---------- Supplied data ----------

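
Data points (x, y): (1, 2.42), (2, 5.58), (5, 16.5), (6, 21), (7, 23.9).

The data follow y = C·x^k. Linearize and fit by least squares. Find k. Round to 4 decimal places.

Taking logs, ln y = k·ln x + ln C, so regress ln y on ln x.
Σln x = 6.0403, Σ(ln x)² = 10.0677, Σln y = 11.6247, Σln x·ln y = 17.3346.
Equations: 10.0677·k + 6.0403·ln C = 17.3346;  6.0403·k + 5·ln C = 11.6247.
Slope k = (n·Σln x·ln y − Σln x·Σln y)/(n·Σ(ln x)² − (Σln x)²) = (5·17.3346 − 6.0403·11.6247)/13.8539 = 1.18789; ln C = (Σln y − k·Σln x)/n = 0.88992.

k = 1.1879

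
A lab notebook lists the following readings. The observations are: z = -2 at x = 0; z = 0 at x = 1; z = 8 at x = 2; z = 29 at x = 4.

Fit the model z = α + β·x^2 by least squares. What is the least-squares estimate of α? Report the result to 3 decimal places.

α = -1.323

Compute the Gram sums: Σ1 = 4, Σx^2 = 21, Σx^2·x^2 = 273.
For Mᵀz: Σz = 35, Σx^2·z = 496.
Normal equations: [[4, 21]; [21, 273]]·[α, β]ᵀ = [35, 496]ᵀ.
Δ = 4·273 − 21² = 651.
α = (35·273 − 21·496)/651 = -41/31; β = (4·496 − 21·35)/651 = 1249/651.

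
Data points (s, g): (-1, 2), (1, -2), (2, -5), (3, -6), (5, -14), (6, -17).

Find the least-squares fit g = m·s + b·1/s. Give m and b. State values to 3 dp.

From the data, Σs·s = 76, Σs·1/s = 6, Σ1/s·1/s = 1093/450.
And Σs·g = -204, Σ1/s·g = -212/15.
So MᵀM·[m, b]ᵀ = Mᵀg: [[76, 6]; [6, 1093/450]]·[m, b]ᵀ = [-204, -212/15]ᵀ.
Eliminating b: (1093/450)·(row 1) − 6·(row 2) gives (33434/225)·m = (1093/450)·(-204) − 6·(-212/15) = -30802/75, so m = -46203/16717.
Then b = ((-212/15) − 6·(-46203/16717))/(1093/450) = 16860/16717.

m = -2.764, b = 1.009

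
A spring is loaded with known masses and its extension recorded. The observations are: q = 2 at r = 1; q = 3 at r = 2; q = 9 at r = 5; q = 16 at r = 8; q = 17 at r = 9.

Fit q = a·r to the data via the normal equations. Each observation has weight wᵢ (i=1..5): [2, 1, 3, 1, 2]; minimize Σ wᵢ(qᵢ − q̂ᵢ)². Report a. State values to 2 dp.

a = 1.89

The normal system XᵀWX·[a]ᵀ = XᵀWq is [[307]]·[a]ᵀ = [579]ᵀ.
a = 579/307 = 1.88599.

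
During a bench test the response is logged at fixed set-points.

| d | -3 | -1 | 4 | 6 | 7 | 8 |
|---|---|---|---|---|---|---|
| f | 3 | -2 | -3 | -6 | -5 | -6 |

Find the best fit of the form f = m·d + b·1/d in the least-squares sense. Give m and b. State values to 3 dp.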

----------

Exercise details ▸
Set down every entry again, word for word.

Response box ▸
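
Data points (x, y): (1, 2.42), (2, 5.58), (5, 16.5), (6, 21), (7, 23.9).

The data follow y = C·x^k. Linearize and fit by least squares. Find k. Round to 4 decimal places.

Taking logs, ln y = k·ln x + ln C, so regress ln y on ln x.
Σln x = 6.0403, Σ(ln x)² = 10.0677, Σln y = 11.6247, Σln x·ln y = 17.3346.
Equations: 10.0677·k + 6.0403·ln C = 17.3346;  6.0403·k + 5·ln C = 11.6247.
Slope k = (n·Σln x·ln y − Σln x·Σln y)/(n·Σ(ln x)² − (Σln x)²) = (5·17.3346 − 6.0403·11.6247)/13.8539 = 1.18789; ln C = (Σln y − k·Σln x)/n = 0.88992.

k = 1.1879

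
A lab notebook lists the following readings. The observations are: z = -2 at x = 0; z = 0 at x = 1; z = 8 at x = 2; z = 29 at x = 4.

Fit the model z = α + β·x^2 by least squares. What is the least-squares estimate of α? Report the result to 3 decimal places.

α = -1.323

Compute the Gram sums: Σ1 = 4, Σx^2 = 21, Σx^2·x^2 = 273.
For Mᵀz: Σz = 35, Σx^2·z = 496.
Normal equations: [[4, 21]; [21, 273]]·[α, β]ᵀ = [35, 496]ᵀ.
Δ = 4·273 − 21² = 651.
α = (35·273 − 21·496)/651 = -41/31; β = (4·496 − 21·35)/651 = 1249/651.

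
Data points (s, g): (-1, 2), (1, -2), (2, -5), (3, -6), (5, -14), (6, -17).

Find the least-squares fit g = m·s + b·1/s. Give m and b. State values to 3 dp.

From the data, Σs·s = 76, Σs·1/s = 6, Σ1/s·1/s = 1093/450.
And Σs·g = -204, Σ1/s·g = -212/15.
So MᵀM·[m, b]ᵀ = Mᵀg: [[76, 6]; [6, 1093/450]]·[m, b]ᵀ = [-204, -212/15]ᵀ.
Eliminating b: (1093/450)·(row 1) − 6·(row 2) gives (33434/225)·m = (1093/450)·(-204) − 6·(-212/15) = -30802/75, so m = -46203/16717.
Then b = ((-212/15) − 6·(-46203/16717))/(1093/450) = 16860/16717.

m = -2.764, b = 1.009

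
A spring is loaded with known masses and its extension recorded. The observations are: q = 2 at r = 1; q = 3 at r = 2; q = 9 at r = 5; q = 16 at r = 8; q = 17 at r = 9.

Fit q = a·r to the data via the normal equations. Each observation has weight wᵢ (i=1..5): [2, 1, 3, 1, 2]; minimize Σ wᵢ(qᵢ − q̂ᵢ)². Report a. State values to 2 dp.

a = 1.89

The normal system XᵀWX·[a]ᵀ = XᵀWq is [[307]]·[a]ᵀ = [579]ᵀ.
a = 579/307 = 1.88599.

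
During a bench test the response is logged at fixed set-points.

| d | -3 | -1 | 4 | 6 | 7 | 8 |
|---|---|---|---|---|---|---|
| f | 3 | -2 | -3 | -6 | -5 | -6 |

Find the best fit of the form f = m·d + b·1/d in the least-squares sense. Give m and b. State values to 3 dp.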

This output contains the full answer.